### The problem
All lines from the opening of the entries below through the line containing "(6 + 3*sqrt(10)) / (-3*sqrt(10) + 2)" must be output exactly as they appear, with no other lines.
= Beginning of Section =
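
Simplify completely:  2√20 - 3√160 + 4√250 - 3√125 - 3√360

2√20 = 4*√5; 3√160 = 12*√10; 4√250 = 20*√10; 3√125 = 15*√5; 3√360 = 18*√10

-10*√10 - 11*√5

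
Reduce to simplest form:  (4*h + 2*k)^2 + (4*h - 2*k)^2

Binomially expand both and collect terms in (4*h), (2*k).

32*h^2 + 8*k^2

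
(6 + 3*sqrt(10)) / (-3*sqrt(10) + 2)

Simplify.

(-51 - 12*sqrt(10))/43

Multiply numerator and denominator by 2 + 3*sqrt(10).
Denominator becomes -86; numerator becomes 24*sqrt(10) + 102.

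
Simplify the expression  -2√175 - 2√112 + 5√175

7*√7

2√175 = 10*√7; 2√112 = 8*√7; 5√175 = 25*√7
Combine: (-10 - 8 + 25)·√7 = 7*√7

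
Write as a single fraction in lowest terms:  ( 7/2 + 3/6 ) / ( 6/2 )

4/3

Numerator: 7/2 + 3/6 = 4
Denominator: 6/2 = 3
Divide: (4) · (1/3) = 4/3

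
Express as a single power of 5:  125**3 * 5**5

5**14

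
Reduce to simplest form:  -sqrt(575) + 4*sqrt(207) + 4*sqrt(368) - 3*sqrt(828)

sqrt(575) = 5*sqrt(23); 4*sqrt(207) = 12*sqrt(23); 4*sqrt(368) = 16*sqrt(23); 3*sqrt(828) = 18*sqrt(23)
Combine: (-5 + 12 + 16 - 18)·sqrt(23) = 5*sqrt(23)

5*sqrt(23)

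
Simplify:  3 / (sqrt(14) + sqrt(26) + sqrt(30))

(-2*sqrt(2730) + 5*sqrt(30) + 9*sqrt(26) + 21*sqrt(14))/226

Group as (sqrt(26) + sqrt(30)) + sqrt(14); multiply by (sqrt(26) + sqrt(30)) - sqrt(14), then rationalise the remaining surd.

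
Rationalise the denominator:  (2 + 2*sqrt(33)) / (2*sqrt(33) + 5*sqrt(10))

(-66 - 2*sqrt(33) + 5*sqrt(10) + 5*sqrt(330))/59

Multiply numerator and denominator by -5*sqrt(10) + 2*sqrt(33).
Denominator becomes -118; numerator becomes -10*sqrt(330) - 10*sqrt(10) + 4*sqrt(33) + 132.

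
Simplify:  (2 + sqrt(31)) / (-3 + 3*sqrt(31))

(sqrt(31) + 11)/30

Multiply numerator and denominator by -3*sqrt(31) - 3.
Denominator becomes -270; numerator becomes -99 - 9*sqrt(31).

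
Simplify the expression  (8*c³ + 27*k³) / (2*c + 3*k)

4*c² - 6*c*k + 9*k²

Apply the sum-of-cubes factorisation and cancel (2*c + 3*k).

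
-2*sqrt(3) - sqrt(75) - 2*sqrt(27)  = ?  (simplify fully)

-13*sqrt(3)

2*sqrt(3) = 2*sqrt(3); sqrt(75) = 5*sqrt(3); 2*sqrt(27) = 6*sqrt(3)
Combine: (-2 - 5 - 6)·sqrt(3) = -13*sqrt(3)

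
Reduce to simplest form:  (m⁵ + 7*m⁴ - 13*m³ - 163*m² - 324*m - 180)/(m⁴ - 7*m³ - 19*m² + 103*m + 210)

(m² + 7*m + 6)/(m - 7)

Factor: m⁵ + 7*m⁴ - 13*m³ - 163*m² - 324*m - 180 = (m + 1)·(m + 3)·(m + 6)·(m - 5)·(m + 2);  m⁴ - 7*m³ - 19*m² + 103*m + 210 = (m + 3)·(m - 7)·(m - 5)·(m + 2)
Cancel the common factors (m + 2), (m + 3), (m - 5).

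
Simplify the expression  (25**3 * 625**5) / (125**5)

5**11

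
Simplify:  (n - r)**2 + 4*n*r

(n + r)**2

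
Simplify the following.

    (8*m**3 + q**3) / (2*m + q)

4*m**2 - 2*m*q + q**2

(2*m)**3 + q**3 = (2*m + q)(4*m**2 - 2*m*q + q**2).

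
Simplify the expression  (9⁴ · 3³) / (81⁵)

9⁴ = 3^8; 3³ = 3^3; 81⁵ = 3^20
Combine exponents: 3^(-9)

3^(-9)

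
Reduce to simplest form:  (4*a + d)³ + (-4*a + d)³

2*d*(48*a² + d²)

Only the even-power cross terms survive.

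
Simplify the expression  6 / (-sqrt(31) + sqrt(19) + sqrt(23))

Group as (sqrt(19) + sqrt(23)) - sqrt(31); multiply by (sqrt(19) + sqrt(23)) + sqrt(31), then rationalise the remaining surd.

(-66*sqrt(31) + 162*sqrt(23) + 210*sqrt(19) + 12*sqrt(13547))/1627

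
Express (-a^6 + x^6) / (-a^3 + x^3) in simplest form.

-a^6 + x^6 factors as (-a + x)*(a + x)*(a^2 - a*x + x^2)*(a^2 + a*x + x^2).

a^3 + x^3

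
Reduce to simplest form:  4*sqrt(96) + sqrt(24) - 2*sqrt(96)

10*sqrt(6)

4*sqrt(96) = 16*sqrt(6); sqrt(24) = 2*sqrt(6); 2*sqrt(96) = 8*sqrt(6)
Combine: (16 + 2 - 8)·sqrt(6) = 10*sqrt(6)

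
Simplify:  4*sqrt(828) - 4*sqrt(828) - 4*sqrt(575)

4*sqrt(828) = 24*sqrt(23); 4*sqrt(828) = 24*sqrt(23); 4*sqrt(575) = 20*sqrt(23)
Combine: (24 - 24 - 20)·sqrt(23) = -20*sqrt(23)

-20*sqrt(23)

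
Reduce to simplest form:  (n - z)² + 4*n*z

After expansion: n² + 2*n*z + z² — a perfect-square trinomial.

(n + z)²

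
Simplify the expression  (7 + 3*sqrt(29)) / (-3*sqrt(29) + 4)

(-289 - 33*sqrt(29))/245

Multiply numerator and denominator by 4 + 3*sqrt(29).
Denominator becomes -245; numerator becomes 33*sqrt(29) + 289.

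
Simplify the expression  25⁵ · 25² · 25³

5^20

25⁵ = 5^10; 25² = 5^4; 25³ = 5^6
Combine exponents: 5^20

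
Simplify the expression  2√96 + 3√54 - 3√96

5*√6

2√96 = 8*√6; 3√54 = 9*√6; 3√96 = 12*√6
Combine: (8 + 9 - 12)·√6 = 5*√6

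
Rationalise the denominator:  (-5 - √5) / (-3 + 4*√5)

(-23*√5 - 35)/71

Multiply numerator and denominator by -4*√5 - 3.
Denominator becomes -71; numerator becomes 35 + 23*√5.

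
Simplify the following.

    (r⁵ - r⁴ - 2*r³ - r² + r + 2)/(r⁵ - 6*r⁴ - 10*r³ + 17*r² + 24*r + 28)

(r² - 1)/(r² - 5*r - 14)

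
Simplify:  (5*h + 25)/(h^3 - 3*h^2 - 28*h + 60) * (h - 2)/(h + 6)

Factor: 5*h + 25 = 5*(h + 5);  h^3 - 3*h^2 - 28*h + 60 = (h - 6)*(h - 2)*(h + 5)
Cancel the common factors (h - 2), (h + 5).

5/(h^2 - 36)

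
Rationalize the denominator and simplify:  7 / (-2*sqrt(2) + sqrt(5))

Multiply numerator and denominator by sqrt(5) + 2*sqrt(2).
Denominator becomes -3; numerator becomes 7*sqrt(5) + 14*sqrt(2).

(-14*sqrt(2) - 7*sqrt(5))/3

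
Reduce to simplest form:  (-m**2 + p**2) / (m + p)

-m + p

Difference of squares: factor out (m + p).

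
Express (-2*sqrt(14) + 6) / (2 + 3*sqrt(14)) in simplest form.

Multiply numerator and denominator by -3*sqrt(14) + 2.
Denominator becomes -122; numerator becomes -22*sqrt(14) + 96.

(-48 + 11*sqrt(14))/61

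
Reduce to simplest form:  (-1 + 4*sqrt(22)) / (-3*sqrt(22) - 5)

Multiply numerator and denominator by -5 + 3*sqrt(22).
Denominator becomes -173; numerator becomes -23*sqrt(22) + 269.

(-269 + 23*sqrt(22))/173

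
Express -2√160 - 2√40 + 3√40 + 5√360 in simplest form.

2√160 = 8*√10; 2√40 = 4*√10; 3√40 = 6*√10; 5√360 = 30*√10
Combine: (-8 - 4 + 6 + 30)·√10 = 24*√10

24*√10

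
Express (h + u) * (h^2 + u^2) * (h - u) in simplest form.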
= End of Section =
### Task result
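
Simplify completely:  2√20 - 3√160 + 4√250 - 3√125 - 3√360

2√20 = 4*√5; 3√160 = 12*√10; 4√250 = 20*√10; 3√125 = 15*√5; 3√360 = 18*√10

-10*√10 - 11*√5

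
Reduce to simplest form:  (4*h + 2*k)^2 + (4*h - 2*k)^2

Binomially expand both and collect terms in (4*h), (2*k).

32*h^2 + 8*k^2

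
(6 + 3*sqrt(10)) / (-3*sqrt(10) + 2)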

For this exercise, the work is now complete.